[Data excerpts]
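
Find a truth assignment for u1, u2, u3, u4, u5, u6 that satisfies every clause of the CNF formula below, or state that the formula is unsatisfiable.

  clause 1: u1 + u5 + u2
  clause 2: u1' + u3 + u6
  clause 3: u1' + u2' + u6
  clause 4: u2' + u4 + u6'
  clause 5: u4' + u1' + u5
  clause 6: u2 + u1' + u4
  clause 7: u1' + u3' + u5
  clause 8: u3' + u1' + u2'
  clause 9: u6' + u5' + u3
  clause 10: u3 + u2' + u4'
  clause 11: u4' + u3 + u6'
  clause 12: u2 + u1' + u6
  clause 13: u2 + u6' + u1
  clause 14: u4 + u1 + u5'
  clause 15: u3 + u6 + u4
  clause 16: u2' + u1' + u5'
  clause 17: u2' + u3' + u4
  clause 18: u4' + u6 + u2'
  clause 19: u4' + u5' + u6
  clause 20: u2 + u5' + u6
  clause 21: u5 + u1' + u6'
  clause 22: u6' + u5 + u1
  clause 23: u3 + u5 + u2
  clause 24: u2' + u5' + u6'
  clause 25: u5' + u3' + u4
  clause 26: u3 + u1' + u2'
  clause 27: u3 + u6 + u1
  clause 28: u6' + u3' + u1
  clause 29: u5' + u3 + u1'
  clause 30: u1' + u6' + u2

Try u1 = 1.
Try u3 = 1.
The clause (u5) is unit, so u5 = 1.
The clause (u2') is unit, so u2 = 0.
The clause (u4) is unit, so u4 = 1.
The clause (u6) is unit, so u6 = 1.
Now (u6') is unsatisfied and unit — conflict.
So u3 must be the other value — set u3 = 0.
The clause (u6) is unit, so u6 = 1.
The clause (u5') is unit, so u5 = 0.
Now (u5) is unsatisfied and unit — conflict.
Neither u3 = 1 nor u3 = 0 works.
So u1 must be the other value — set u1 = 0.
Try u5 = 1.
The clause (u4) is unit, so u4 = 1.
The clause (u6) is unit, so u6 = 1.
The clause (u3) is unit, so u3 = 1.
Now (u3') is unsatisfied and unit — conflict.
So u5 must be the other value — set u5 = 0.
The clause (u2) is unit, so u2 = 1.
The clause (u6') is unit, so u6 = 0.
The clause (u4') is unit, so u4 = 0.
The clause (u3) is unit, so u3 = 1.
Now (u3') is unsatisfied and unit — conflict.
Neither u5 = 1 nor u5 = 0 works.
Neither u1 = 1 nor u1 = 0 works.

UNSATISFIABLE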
* * *
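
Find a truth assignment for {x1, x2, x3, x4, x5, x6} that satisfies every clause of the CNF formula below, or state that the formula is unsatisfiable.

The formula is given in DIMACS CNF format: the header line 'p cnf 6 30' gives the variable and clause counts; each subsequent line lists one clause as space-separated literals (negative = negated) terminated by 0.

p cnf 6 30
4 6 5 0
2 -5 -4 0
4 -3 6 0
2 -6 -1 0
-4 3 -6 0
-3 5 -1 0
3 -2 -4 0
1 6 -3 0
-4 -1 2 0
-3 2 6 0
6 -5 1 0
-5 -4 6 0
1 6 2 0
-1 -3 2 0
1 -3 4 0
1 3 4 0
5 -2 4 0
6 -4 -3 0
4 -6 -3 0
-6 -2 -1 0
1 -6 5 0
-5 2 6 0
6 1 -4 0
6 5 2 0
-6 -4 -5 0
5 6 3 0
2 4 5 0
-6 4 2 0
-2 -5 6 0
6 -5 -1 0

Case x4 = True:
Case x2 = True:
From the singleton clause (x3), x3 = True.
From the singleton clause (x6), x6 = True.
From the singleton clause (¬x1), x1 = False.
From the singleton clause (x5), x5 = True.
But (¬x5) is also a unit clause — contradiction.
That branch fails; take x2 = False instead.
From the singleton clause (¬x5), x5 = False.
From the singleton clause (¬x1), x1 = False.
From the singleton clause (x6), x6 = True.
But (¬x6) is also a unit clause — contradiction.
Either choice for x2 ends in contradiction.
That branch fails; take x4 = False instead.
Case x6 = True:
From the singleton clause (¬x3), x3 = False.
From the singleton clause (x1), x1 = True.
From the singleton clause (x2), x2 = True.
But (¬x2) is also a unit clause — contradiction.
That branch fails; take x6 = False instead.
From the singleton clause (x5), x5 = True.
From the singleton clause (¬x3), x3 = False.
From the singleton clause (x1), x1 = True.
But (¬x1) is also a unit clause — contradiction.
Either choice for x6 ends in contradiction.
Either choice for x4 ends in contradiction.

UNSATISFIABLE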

[Aim of the exercise] Copy out, exactly and alone, the lines of the entries above between the ones holding "clause 17: u2' + u3' + u4" and "clause 29: u5' + u3 + u1'", inclusive.

[Worked solution]
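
  clause 17: u2' + u3' + u4
  clause 18: u4' + u6 + u2'
  clause 19: u4' + u5' + u6
  clause 20: u2 + u5' + u6
  clause 21: u5 + u1' + u6'
  clause 22: u6' + u5 + u1
  clause 23: u3 + u5 + u2
  clause 24: u2' + u5' + u6'
  clause 25: u5' + u3' + u4
  clause 26: u3 + u1' + u2'
  clause 27: u3 + u6 + u1
  clause 28: u6' + u3' + u1
  clause 29: u5' + u3 + u1'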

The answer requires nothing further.